» **Task brief**
Return only the lines of the listing below that run from the line with "Find all nullable" through the line with "Min-state DFA: L", both ends included, exactly as written.

» **Available records**
+++
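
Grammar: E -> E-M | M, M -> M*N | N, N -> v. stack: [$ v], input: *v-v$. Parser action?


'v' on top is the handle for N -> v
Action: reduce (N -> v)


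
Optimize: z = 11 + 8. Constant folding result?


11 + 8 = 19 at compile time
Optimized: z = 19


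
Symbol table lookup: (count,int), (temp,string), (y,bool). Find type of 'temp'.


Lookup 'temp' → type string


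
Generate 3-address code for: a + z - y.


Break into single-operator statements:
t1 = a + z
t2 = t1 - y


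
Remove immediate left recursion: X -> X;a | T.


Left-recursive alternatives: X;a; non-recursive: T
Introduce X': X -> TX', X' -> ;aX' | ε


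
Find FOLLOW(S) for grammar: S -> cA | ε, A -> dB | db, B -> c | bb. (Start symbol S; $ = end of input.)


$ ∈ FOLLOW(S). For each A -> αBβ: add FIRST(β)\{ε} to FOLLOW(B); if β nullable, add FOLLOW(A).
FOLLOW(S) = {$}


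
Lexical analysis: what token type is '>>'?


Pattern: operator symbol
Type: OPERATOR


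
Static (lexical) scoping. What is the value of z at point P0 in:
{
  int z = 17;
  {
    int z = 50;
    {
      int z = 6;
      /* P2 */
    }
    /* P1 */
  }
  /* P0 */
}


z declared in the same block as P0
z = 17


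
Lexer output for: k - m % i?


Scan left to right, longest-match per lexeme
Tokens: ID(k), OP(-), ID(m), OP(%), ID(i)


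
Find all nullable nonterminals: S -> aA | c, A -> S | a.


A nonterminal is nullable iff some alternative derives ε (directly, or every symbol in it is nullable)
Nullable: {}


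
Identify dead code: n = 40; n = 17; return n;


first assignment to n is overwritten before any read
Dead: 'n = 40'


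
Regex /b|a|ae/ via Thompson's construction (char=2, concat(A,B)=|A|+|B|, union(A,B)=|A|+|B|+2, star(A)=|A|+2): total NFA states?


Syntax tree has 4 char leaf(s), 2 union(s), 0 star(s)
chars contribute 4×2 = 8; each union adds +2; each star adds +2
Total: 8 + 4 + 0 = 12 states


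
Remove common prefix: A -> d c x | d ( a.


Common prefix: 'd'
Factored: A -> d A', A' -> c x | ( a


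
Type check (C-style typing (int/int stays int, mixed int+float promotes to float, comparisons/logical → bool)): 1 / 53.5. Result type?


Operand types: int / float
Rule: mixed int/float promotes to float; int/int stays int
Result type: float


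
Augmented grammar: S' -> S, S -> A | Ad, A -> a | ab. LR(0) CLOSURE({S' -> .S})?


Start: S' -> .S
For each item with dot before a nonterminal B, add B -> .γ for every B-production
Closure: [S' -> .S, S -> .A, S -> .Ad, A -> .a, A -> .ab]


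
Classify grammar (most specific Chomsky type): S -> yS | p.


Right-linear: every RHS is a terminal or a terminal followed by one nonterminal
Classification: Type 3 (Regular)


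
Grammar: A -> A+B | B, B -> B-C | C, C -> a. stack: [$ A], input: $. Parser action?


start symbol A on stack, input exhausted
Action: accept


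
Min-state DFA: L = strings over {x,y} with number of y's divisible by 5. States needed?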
+++
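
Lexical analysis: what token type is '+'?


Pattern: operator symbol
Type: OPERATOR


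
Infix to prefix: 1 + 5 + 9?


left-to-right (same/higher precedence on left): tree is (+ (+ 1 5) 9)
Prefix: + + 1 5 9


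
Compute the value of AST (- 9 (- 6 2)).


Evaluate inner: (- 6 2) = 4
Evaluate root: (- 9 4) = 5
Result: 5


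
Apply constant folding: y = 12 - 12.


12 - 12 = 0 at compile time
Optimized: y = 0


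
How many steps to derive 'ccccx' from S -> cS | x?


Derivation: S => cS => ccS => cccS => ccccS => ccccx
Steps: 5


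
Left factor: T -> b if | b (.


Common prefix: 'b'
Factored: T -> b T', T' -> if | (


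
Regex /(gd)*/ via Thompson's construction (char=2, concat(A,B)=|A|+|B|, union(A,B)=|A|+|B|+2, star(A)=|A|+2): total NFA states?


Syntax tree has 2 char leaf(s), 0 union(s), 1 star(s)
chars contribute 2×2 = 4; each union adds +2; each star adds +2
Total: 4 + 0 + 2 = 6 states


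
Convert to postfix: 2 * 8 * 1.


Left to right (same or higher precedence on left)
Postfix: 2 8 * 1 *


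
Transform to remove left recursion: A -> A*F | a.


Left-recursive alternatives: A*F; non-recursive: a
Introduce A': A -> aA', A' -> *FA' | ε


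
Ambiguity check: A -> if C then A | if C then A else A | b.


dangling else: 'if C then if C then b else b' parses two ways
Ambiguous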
+++
» **Task output**
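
Find all nullable nonterminals: S -> aA | c, A -> S | a.


A nonterminal is nullable iff some alternative derives ε (directly, or every symbol in it is nullable)
Nullable: {}


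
Identify dead code: n = 40; n = 17; return n;


first assignment to n is overwritten before any read
Dead: 'n = 40'


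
Regex /b|a|ae/ via Thompson's construction (char=2, concat(A,B)=|A|+|B|, union(A,B)=|A|+|B|+2, star(A)=|A|+2): total NFA states?


Syntax tree has 4 char leaf(s), 2 union(s), 0 star(s)
chars contribute 4×2 = 8; each union adds +2; each star adds +2
Total: 8 + 4 + 0 = 12 states


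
Remove common prefix: A -> d c x | d ( a.


Common prefix: 'd'
Factored: A -> d A', A' -> c x | ( a


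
Type check (C-style typing (int/int stays int, mixed int+float promotes to float, comparisons/logical → bool)): 1 / 53.5. Result type?


Operand types: int / float
Rule: mixed int/float promotes to float; int/int stays int
Result type: float


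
Augmented grammar: S' -> S, S -> A | Ad, A -> a | ab. LR(0) CLOSURE({S' -> .S})?


Start: S' -> .S
For each item with dot before a nonterminal B, add B -> .γ for every B-production
Closure: [S' -> .S, S -> .A, S -> .Ad, A -> .a, A -> .ab]


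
Classify grammar (most specific Chomsky type): S -> yS | p.


Right-linear: every RHS is a terminal or a terminal followed by one nonterminal
Classification: Type 3 (Regular)


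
Grammar: A -> A+B | B, B -> B-C | C, C -> a. stack: [$ A], input: $. Parser action?


start symbol A on stack, input exhausted
Action: accept


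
Min-state DFA: L = strings over {x,y} with number of y's divisible by 5. States needed?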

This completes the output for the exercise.